=== Section Start ===

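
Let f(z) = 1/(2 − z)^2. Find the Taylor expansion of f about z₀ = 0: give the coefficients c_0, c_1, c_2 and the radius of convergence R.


Let w = z − z₀, so z = z₀ + w.
Then 2 − z = 2 − (z₀ + w) = (2 − z₀) − w = 2 − w.
f(z) = 1/(2 − w)^2 = (1/(2)^2) · (1 − w/(2))^{−2}.
By the binomial series (1−u)^{−2} = Σ_{n≥0} C(n+1, 1) u^n for |u|<1, with u = w/(2):
  c_n = C(n+1, 1) / (2)^(n+2).
  c_0 = 1/(2)^2 = 1/4.
  c_1 = 2/(2)^3 = 1/4.
  c_2 = 3/(2)^4 = 3/16.
The series is valid for |w/d| < 1, i.e. |z − z₀| < |d|.
Radius of convergence: R = |2 − z₀| = |2| = 2 (distance from z₀ to the singularity z = 2).

c_0 = 1/4, c_1 = 1/4, c_2 = 3/16; R = 2.


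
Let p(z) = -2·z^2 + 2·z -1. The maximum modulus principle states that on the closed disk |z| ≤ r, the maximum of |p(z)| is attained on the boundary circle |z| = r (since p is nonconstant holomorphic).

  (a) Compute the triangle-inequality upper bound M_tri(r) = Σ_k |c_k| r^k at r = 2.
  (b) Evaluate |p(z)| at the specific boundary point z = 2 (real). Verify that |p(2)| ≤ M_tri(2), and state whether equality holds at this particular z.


Coefficients: c_0 = -1, c_1 = 2, c_2 = -2. Radius r = 2.
Part (a). Triangle bound: M_tri(r) = Σ_k |c_k| r^k
  = |-1|·2^0 + |2|·2^1 + |-2|·2^2
  = 1 + 4 + 8 = 13.
This bounds M(r) := max_{|z|=r} |p(z)| from above; equality holds iff all terms c_k z^k can be made to align in phase at a single z on |z|=r.
Part (b). At z = 2 (real, on the circle |z| = r):
  p(2) = (-1)·2^0 + (2)·2^1 + (-2)·2^2 = -5.
  |p(2)| = 5.
Check: |p(2)| = 5 ≤ 13 = M_tri(2). ✓ Equality does not hold at z = 2 (the coefficients have mixed signs, so the terms do not all align in phase there).

M_tri(2) = 13; |p(2)| = 5; equality at z=2: no.


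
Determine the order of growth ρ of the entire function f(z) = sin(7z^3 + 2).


Write sin(w) = (e^{iw} ± e^{−iw})/(2 or 2i), so |sin(w)| ≤ e^{|w|}. With w = 7z^3 + 2, |w| ≤ 7r^3 + 2 on |z|=r, giving M(r) ≤ e^{7r^3 + 2} and ρ ≤ 3. For the lower bound, choose z on |z|=r with 7z^3 purely imaginary of modulus 7r^3; then |sin(7z^3 + 2)| grows like e^{7r^3}/2, so ρ ≥ 3. Hence ρ = 3.
Therefore ρ = 3.

Order ρ = 3.


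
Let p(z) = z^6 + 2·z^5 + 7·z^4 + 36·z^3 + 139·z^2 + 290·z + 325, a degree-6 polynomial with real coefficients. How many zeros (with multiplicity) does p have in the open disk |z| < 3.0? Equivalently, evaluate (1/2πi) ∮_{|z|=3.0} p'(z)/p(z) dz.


The zeros of p are: (2 + 3i), (2 - 3i), (-1 + 2i), (-1 - 2i), (-2 + 1i), (-2 - 1i).
Their magnitudes are: 3.606, 3.606, 2.236, 2.236, 2.236, 2.236.
Zeros with |z| < R = 3.0: (-1 + 2i), (-1 - 2i), (-2 + 1i), (-2 - 1i).
Count = 4.
By the argument principle, (1/2πi) ∮_{|z|=R} p'(z)/p(z) dz equals exactly this count.

Number of zeros inside |z| < 3.0: 4.


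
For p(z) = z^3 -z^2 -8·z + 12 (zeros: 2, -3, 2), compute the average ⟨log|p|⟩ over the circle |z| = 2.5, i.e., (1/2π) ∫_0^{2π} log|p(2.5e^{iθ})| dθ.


Zeros: -3, 2, 2; r = 2.5.
Inside |z| < r: 2, 2. Outside (|z| ≥ r): -3.
p(0) = 12, so log|p(0)| = log(12) = 2.4849.
Apply Jensen: I(r) = log|p(0)| + Σ_k log(r/|z_k|), summed over zeros inside |z| < r.
  log(r/|z_k|) for z_k = 2: log(2.5/2) = 0.2231
  log(r/|z_k|) for z_k = 2: log(2.5/2) = 0.2231
  Outside zeros (-3) contribute nothing to the Jensen sum.
Sum over inside zeros: 0.4463.
I(r) = log|p(0)| + (inside sum) = 2.4849 + 0.4463 = 2.9312.
Note: since some zeros are outside |z| ≤ r, the simplified n·log(r) form does NOT apply — only the inside zeros contribute.

I(r) ≈ 2.9312.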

=== Section End ===

(Required action)
Would you please transcribe the lines above exactly, starting with the first line of the material and ending with the line that has "(a) Compute the"?

(Task answer)
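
Let f(z) = 1/(2 − z)^2. Find the Taylor expansion of f about z₀ = 0: give the coefficients c_0, c_1, c_2 and the radius of convergence R.


Let w = z − z₀, so z = z₀ + w.
Then 2 − z = 2 − (z₀ + w) = (2 − z₀) − w = 2 − w.
f(z) = 1/(2 − w)^2 = (1/(2)^2) · (1 − w/(2))^{−2}.
By the binomial series (1−u)^{−2} = Σ_{n≥0} C(n+1, 1) u^n for |u|<1, with u = w/(2):
  c_n = C(n+1, 1) / (2)^(n+2).
  c_0 = 1/(2)^2 = 1/4.
  c_1 = 2/(2)^3 = 1/4.
  c_2 = 3/(2)^4 = 3/16.
The series is valid for |w/d| < 1, i.e. |z − z₀| < |d|.
Radius of convergence: R = |2 − z₀| = |2| = 2 (distance from z₀ to the singularity z = 2).

c_0 = 1/4, c_1 = 1/4, c_2 = 3/16; R = 2.


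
Let p(z) = -2·z^2 + 2·z -1. The maximum modulus principle states that on the closed disk |z| ≤ r, the maximum of |p(z)| is attained on the boundary circle |z| = r (since p is nonconstant holomorphic).

  (a) Compute the triangle-inequality upper bound M_tri(r) = Σ_k |c_k| r^k at r = 2.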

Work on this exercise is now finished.